Data for processing section start
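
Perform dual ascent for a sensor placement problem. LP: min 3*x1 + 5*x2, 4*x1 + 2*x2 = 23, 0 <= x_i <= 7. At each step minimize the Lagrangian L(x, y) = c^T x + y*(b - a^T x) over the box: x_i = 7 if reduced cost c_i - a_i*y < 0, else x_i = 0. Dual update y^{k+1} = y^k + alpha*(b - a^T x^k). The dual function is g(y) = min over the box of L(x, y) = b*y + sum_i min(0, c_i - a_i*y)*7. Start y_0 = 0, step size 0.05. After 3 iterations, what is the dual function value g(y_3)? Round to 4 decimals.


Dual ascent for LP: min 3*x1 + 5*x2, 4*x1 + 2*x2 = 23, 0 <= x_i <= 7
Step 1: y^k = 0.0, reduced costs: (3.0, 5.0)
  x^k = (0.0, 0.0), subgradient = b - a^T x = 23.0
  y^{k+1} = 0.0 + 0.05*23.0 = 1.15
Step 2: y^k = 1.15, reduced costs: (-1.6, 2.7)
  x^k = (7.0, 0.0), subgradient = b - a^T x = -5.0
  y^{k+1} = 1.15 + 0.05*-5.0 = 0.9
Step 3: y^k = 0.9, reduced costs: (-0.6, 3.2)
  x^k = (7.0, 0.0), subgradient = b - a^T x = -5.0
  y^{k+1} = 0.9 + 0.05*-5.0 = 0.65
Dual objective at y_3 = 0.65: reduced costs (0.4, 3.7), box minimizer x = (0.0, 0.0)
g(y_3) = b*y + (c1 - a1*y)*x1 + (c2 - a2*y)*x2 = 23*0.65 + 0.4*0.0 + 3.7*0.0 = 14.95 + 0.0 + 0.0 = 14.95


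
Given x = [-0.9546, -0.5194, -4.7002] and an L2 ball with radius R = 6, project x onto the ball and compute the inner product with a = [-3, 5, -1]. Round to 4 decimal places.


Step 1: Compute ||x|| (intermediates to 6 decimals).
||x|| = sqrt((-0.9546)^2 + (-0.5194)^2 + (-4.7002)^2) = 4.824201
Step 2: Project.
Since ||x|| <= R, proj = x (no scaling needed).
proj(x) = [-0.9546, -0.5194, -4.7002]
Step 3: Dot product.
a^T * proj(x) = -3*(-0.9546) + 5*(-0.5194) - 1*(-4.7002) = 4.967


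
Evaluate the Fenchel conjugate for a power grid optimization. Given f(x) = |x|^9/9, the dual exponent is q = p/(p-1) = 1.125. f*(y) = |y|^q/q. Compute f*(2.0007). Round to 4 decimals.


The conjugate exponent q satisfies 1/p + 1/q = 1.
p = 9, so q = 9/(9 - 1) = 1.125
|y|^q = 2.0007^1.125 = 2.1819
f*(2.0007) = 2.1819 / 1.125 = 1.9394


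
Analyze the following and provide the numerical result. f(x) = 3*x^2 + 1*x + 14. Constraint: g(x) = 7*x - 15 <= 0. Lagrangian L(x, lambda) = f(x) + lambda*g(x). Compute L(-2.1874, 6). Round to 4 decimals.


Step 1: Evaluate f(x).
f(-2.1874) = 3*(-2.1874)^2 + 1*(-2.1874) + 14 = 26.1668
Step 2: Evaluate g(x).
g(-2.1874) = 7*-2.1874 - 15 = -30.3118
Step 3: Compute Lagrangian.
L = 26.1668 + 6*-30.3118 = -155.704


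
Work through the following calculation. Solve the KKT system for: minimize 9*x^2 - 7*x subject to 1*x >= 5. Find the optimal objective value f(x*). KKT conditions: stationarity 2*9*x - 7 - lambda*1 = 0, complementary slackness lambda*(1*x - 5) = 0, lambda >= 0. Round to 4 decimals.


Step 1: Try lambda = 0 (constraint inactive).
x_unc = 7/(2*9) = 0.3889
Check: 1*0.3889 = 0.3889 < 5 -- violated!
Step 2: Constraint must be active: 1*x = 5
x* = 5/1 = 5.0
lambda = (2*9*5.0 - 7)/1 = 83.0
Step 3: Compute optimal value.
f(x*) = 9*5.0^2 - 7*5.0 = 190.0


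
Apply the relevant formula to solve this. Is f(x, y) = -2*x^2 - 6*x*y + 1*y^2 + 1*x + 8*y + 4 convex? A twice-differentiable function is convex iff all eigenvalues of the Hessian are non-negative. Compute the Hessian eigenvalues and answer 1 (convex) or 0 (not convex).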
Data for processing section end
Data for processing section start
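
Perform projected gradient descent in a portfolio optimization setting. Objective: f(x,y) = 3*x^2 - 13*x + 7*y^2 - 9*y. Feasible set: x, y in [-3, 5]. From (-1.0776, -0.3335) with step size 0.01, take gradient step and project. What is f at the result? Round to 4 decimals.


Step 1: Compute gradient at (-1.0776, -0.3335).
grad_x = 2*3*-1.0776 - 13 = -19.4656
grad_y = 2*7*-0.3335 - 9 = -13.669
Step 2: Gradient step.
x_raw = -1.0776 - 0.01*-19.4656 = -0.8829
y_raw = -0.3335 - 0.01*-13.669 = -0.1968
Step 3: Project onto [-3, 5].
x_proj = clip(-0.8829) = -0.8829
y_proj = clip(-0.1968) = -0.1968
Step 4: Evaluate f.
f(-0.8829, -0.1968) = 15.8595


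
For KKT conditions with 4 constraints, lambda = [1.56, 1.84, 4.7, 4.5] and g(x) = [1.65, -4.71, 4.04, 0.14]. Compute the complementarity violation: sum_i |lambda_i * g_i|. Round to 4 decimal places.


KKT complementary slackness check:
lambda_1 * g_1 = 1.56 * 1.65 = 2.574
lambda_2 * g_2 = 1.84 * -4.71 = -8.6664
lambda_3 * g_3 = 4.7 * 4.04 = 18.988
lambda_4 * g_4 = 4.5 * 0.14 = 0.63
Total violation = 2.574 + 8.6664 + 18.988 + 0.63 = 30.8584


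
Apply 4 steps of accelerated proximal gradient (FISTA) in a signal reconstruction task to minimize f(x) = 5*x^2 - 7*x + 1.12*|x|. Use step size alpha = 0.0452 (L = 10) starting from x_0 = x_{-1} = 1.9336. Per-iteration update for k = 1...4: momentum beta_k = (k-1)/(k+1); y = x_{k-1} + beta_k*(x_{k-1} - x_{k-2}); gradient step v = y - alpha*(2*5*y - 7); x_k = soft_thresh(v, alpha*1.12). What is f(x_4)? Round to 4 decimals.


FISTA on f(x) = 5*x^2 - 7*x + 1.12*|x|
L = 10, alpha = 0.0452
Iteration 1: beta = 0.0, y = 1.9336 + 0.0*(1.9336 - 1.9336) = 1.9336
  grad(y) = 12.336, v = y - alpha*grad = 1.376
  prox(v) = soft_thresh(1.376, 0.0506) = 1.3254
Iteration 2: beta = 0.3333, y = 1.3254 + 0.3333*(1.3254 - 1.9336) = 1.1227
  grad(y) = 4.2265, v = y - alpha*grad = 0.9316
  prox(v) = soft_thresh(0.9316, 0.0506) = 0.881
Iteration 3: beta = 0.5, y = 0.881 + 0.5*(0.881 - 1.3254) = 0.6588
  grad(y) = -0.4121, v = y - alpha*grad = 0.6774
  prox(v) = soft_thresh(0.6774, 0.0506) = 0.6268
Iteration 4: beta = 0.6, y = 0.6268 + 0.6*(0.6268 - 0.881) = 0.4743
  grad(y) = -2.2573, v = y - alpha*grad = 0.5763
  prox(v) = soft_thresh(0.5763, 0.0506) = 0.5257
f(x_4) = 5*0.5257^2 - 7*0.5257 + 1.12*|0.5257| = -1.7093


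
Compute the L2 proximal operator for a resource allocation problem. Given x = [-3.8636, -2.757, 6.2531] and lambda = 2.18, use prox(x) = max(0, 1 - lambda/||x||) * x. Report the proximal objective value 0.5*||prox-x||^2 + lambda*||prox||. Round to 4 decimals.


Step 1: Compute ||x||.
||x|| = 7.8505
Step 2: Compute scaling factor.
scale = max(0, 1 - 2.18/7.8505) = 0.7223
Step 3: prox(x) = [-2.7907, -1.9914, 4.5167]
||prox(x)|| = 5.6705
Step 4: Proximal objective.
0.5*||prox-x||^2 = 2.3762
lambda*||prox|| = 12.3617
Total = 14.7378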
Data for processing section end
Data for processing section start
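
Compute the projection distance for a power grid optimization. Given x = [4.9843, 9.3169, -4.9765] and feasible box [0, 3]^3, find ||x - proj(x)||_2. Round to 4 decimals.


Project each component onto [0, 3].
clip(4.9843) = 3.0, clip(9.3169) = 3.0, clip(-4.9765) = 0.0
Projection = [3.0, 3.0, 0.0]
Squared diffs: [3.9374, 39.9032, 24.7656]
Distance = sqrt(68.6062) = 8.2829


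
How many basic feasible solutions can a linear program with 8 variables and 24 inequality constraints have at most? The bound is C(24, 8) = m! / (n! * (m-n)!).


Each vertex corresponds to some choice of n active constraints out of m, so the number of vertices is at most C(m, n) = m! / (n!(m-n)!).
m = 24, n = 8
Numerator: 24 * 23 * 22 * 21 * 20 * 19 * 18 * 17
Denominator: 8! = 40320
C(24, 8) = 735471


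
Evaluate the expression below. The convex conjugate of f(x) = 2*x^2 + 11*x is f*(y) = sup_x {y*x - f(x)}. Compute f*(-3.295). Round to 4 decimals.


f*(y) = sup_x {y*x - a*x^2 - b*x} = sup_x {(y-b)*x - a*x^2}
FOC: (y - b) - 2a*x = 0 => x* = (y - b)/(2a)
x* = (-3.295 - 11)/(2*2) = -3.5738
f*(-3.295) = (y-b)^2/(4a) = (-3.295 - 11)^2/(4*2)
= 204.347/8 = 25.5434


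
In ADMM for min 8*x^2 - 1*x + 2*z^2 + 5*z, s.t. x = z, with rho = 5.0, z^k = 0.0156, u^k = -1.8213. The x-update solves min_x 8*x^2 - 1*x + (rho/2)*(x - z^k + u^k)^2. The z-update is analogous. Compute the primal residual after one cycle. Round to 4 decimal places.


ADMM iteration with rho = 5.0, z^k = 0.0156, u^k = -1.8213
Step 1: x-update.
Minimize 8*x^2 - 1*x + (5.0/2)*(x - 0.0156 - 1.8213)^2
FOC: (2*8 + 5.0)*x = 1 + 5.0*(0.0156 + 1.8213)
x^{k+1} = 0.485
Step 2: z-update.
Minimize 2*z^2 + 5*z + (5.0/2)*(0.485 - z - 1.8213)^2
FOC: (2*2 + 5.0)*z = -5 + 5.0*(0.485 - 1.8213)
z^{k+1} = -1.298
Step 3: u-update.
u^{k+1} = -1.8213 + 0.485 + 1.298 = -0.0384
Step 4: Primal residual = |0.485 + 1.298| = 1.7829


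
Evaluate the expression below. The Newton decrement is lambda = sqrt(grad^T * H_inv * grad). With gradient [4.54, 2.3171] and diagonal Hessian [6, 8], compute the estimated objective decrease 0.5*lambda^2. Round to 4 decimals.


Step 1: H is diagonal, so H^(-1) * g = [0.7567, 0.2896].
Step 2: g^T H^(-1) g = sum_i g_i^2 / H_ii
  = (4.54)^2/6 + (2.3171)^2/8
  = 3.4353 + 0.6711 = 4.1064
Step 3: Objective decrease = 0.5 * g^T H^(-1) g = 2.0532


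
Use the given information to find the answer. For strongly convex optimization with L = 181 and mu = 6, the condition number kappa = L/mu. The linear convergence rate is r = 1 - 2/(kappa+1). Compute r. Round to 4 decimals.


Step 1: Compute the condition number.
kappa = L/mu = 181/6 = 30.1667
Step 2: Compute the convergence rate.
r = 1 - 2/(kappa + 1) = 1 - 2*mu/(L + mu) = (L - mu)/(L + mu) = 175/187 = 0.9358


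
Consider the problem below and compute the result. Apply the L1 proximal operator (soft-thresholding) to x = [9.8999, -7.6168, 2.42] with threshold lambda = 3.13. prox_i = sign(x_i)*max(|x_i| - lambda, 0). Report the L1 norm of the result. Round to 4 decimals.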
Data for processing section end
Beginning at the line with "In ADMM for" and stopping after the line with "Consider the problem", please write out every line of the data above exactly and nothing else.

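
In ADMM for min 8*x^2 - 1*x + 2*z^2 + 5*z, s.t. x = z, with rho = 5.0, z^k = 0.0156, u^k = -1.8213. The x-update solves min_x 8*x^2 - 1*x + (rho/2)*(x - z^k + u^k)^2. The z-update is analogous. Compute the primal residual after one cycle. Round to 4 decimal places.


ADMM iteration with rho = 5.0, z^k = 0.0156, u^k = -1.8213
Step 1: x-update.
Minimize 8*x^2 - 1*x + (5.0/2)*(x - 0.0156 - 1.8213)^2
FOC: (2*8 + 5.0)*x = 1 + 5.0*(0.0156 + 1.8213)
x^{k+1} = 0.485
Step 2: z-update.
Minimize 2*z^2 + 5*z + (5.0/2)*(0.485 - z - 1.8213)^2
FOC: (2*2 + 5.0)*z = -5 + 5.0*(0.485 - 1.8213)
z^{k+1} = -1.298
Step 3: u-update.
u^{k+1} = -1.8213 + 0.485 + 1.298 = -0.0384
Step 4: Primal residual = |0.485 + 1.298| = 1.7829


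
Evaluate the expression below. The Newton decrement is lambda = sqrt(grad^T * H_inv * grad). With gradient [4.54, 2.3171] and diagonal Hessian [6, 8], compute the estimated objective decrease 0.5*lambda^2. Round to 4 decimals.


Step 1: H is diagonal, so H^(-1) * g = [0.7567, 0.2896].
Step 2: g^T H^(-1) g = sum_i g_i^2 / H_ii
  = (4.54)^2/6 + (2.3171)^2/8
  = 3.4353 + 0.6711 = 4.1064
Step 3: Objective decrease = 0.5 * g^T H^(-1) g = 2.0532


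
Use the given information to find the answer. For strongly convex optimization with L = 181 and mu = 6, the condition number kappa = L/mu. The linear convergence rate is r = 1 - 2/(kappa+1). Compute r. Round to 4 decimals.


Step 1: Compute the condition number.
kappa = L/mu = 181/6 = 30.1667
Step 2: Compute the convergence rate.
r = 1 - 2/(kappa + 1) = 1 - 2*mu/(L + mu) = (L - mu)/(L + mu) = 175/187 = 0.9358


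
Consider the problem below and compute the result. Apply the L1 proximal operator (soft-thresholding) to x = [9.8999, -7.6168, 2.42] with threshold lambda = 3.13. prox_i = sign(x_i)*max(|x_i| - lambda, 0). Report the L1 norm of the result. Round to 4 decimals.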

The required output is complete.